> [Problem] Quote all entries in full, exactly.
━━ Source material ━━
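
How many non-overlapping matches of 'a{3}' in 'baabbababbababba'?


Pattern 'a{3}' matches exactly 3 consecutive a's (greedy, non-overlapping).
String: 'baabbababbababba'
Scanning for runs of a's:
  Run at pos 1: 'aa' (length 2) -> 0 match(es)
  Run at pos 5: 'a' (length 1) -> 0 match(es)
  Run at pos 7: 'a' (length 1) -> 0 match(es)
  Run at pos 10: 'a' (length 1) -> 0 match(es)
  Run at pos 12: 'a' (length 1) -> 0 match(es)
  Run at pos 15: 'a' (length 1) -> 0 match(es)
Matches found: []
Total: 0

0


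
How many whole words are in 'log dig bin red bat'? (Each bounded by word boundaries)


Word boundaries (\b) mark the start/end of each word.
Text: 'log dig bin red bat'
Splitting by whitespace:
  Word 1: 'log'
  Word 2: 'dig'
  Word 3: 'bin'
  Word 4: 'red'
  Word 5: 'bat'
Total whole words: 5

5


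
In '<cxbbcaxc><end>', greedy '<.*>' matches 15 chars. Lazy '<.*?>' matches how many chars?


Greedy '<.*>' tries to match as MUCH as possible.
Lazy '<.*?>' tries to match as LITTLE as possible.

String: '<cxbbcaxc><end>'
Greedy '<.*>' starts at first '<' and extends to the LAST '>': '<cxbbcaxc><end>' (15 chars)
Lazy '<.*?>' starts at first '<' and stops at the FIRST '>': '<cxbbcaxc>' (10 chars)

10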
━━━
> [Answer to this task]
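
How many non-overlapping matches of 'a{3}' in 'baabbababbababba'?


Pattern 'a{3}' matches exactly 3 consecutive a's (greedy, non-overlapping).
String: 'baabbababbababba'
Scanning for runs of a's:
  Run at pos 1: 'aa' (length 2) -> 0 match(es)
  Run at pos 5: 'a' (length 1) -> 0 match(es)
  Run at pos 7: 'a' (length 1) -> 0 match(es)
  Run at pos 10: 'a' (length 1) -> 0 match(es)
  Run at pos 12: 'a' (length 1) -> 0 match(es)
  Run at pos 15: 'a' (length 1) -> 0 match(es)
Matches found: []
Total: 0

0


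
How many whole words are in 'log dig bin red bat'? (Each bounded by word boundaries)


Word boundaries (\b) mark the start/end of each word.
Text: 'log dig bin red bat'
Splitting by whitespace:
  Word 1: 'log'
  Word 2: 'dig'
  Word 3: 'bin'
  Word 4: 'red'
  Word 5: 'bat'
Total whole words: 5

5


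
In '<cxbbcaxc><end>', greedy '<.*>' matches 15 chars. Lazy '<.*?>' matches how many chars?


Greedy '<.*>' tries to match as MUCH as possible.
Lazy '<.*?>' tries to match as LITTLE as possible.

String: '<cxbbcaxc><end>'
Greedy '<.*>' starts at first '<' and extends to the LAST '>': '<cxbbcaxc><end>' (15 chars)
Lazy '<.*?>' starts at first '<' and stops at the FIRST '>': '<cxbbcaxc>' (10 chars)

10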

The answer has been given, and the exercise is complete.